Tally how many lines in this material contain the word "viewing", and reply only with the count.

**Entries provided:**
··········
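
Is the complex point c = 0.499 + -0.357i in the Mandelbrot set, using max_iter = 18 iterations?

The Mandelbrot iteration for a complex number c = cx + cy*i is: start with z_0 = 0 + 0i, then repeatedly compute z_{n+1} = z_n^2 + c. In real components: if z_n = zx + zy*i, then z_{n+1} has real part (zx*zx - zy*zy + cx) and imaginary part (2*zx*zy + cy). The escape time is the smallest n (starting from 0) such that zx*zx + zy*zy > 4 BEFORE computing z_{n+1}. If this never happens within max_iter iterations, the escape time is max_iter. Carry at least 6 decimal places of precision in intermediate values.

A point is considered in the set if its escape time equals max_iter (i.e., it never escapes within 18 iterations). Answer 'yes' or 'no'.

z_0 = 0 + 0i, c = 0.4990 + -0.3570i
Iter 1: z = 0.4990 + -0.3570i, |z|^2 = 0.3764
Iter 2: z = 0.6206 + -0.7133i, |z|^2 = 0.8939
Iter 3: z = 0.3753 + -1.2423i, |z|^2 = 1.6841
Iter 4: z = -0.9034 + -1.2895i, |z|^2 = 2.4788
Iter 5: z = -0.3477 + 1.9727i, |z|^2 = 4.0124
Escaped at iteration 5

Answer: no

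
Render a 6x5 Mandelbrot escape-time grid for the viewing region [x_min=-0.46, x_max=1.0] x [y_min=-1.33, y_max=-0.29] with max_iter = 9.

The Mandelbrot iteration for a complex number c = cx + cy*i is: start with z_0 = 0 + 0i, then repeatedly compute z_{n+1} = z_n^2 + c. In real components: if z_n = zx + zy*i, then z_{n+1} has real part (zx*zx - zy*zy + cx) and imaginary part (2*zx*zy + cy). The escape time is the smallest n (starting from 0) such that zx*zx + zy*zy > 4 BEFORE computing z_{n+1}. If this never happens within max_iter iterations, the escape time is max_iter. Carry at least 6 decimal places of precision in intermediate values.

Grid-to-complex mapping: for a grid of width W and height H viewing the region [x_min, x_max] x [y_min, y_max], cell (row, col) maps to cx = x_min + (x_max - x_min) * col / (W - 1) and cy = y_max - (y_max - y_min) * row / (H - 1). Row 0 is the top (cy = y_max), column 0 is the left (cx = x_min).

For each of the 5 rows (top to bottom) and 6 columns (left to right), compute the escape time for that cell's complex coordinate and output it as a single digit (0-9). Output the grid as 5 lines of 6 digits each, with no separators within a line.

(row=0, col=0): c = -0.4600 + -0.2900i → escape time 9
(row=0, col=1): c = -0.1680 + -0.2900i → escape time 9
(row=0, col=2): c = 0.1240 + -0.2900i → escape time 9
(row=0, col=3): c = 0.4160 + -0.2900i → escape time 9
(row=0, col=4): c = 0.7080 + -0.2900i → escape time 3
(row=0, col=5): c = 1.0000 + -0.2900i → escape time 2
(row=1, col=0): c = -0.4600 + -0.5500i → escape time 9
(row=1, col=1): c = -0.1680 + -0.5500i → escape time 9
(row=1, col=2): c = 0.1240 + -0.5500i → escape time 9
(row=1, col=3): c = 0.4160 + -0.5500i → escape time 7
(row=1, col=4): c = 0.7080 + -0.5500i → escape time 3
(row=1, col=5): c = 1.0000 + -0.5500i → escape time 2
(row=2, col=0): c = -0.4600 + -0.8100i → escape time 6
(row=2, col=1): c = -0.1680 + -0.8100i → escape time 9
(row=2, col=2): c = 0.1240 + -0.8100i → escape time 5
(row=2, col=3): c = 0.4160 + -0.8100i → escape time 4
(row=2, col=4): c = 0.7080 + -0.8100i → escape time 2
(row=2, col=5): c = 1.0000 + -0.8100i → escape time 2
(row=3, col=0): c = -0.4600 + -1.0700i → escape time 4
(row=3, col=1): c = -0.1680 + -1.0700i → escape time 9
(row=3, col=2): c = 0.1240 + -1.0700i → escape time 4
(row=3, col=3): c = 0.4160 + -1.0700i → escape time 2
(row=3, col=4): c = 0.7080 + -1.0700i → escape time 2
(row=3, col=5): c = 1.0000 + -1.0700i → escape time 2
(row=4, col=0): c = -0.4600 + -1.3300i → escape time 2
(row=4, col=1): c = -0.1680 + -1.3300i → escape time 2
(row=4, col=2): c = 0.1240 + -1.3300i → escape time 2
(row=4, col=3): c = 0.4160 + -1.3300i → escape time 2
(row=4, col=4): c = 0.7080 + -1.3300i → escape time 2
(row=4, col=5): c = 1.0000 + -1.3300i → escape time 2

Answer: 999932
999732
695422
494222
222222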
··········
**Output for this exercise:** 2